═════ Data for this exercise

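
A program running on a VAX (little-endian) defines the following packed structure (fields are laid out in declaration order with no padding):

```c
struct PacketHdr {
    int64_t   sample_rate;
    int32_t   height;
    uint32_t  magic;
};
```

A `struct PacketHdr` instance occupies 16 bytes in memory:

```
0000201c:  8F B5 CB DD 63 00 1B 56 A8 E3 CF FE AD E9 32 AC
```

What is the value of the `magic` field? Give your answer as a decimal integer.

`magic` follows `sample_rate` (8 B), `height` (4 B), so it starts at offset 8 + 4 = 12 and occupies 4 bytes.
Bytes at offsets 12..15: AD E9 32 AC.
In little-endian order the low byte comes first in memory.
Reassemble most-significant byte first: AC 32 E9 AD → 0xAC32E9AD.
0xAC32E9AD = 2889017773.

2889017773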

══════════

> **Goal of the exercise**
Find "PacketHdr" in the preceding records. Copy each line that holds it.

> **Response area**
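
struct PacketHdr {
A `struct PacketHdr` instance occupies 16 bytes in memory: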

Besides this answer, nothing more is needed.